## The problem
Once the line containing "An asset pays" is found in the entries below, restate it and each following line word for word, stopping after the line containing "A deferred rental".

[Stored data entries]
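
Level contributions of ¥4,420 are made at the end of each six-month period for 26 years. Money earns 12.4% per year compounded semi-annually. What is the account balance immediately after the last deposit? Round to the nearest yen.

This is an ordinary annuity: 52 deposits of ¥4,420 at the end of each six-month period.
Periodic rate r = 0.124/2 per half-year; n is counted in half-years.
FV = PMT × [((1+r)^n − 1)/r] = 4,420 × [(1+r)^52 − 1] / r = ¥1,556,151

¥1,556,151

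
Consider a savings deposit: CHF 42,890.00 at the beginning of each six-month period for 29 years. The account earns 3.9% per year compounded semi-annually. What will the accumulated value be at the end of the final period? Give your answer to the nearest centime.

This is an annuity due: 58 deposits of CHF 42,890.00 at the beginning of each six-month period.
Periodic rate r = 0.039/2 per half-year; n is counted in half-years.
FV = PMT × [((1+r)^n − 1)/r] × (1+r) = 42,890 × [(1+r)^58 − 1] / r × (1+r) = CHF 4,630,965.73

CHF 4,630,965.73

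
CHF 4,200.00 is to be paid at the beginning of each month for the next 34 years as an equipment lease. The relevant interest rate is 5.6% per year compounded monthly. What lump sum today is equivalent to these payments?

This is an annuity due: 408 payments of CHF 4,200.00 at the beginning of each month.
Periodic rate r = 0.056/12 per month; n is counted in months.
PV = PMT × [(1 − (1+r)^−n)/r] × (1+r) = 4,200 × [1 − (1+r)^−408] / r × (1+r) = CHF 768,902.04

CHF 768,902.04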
---
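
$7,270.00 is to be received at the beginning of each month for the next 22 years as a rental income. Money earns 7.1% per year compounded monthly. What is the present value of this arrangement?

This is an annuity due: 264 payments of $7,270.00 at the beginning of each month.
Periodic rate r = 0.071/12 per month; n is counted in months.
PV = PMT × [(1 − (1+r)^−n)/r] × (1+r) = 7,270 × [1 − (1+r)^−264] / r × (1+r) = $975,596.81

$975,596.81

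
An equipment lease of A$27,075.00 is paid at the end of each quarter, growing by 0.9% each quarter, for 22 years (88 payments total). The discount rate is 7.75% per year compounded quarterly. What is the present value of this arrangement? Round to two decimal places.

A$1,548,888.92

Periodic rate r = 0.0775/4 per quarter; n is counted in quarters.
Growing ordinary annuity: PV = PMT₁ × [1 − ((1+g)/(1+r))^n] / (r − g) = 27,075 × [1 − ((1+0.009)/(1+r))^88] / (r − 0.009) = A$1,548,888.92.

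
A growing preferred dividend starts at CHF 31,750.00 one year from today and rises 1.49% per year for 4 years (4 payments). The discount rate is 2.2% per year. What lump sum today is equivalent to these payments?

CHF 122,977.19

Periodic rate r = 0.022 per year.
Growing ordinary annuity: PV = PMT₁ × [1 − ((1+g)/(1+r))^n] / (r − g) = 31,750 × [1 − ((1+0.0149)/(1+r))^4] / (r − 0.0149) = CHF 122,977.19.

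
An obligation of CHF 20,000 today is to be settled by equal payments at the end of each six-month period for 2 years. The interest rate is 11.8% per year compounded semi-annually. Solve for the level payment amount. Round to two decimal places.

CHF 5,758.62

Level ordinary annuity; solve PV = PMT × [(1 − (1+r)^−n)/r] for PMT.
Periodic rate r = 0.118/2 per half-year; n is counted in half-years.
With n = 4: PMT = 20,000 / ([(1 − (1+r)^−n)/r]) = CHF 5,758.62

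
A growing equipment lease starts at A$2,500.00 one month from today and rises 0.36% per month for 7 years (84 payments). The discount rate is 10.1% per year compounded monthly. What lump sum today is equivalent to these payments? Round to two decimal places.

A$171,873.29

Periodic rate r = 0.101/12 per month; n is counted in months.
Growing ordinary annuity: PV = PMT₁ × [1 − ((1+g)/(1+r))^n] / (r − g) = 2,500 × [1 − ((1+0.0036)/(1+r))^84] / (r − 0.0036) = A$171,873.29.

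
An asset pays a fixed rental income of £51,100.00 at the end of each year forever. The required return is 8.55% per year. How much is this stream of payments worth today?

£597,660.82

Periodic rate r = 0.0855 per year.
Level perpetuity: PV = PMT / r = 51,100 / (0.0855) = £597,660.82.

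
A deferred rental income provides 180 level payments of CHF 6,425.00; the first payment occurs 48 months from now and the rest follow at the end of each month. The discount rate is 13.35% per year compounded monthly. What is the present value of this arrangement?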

## Written reply
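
An asset pays a fixed rental income of £51,100.00 at the end of each year forever. The required return is 8.55% per year. How much is this stream of payments worth today?

£597,660.82

Periodic rate r = 0.0855 per year.
Level perpetuity: PV = PMT / r = 51,100 / (0.0855) = £597,660.82.

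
A deferred rental income provides 180 level payments of CHF 6,425.00; the first payment occurs 48 months from now and the rest follow at the end of each month. The discount rate is 13.35% per year compounded monthly. What is the present value of this arrangement?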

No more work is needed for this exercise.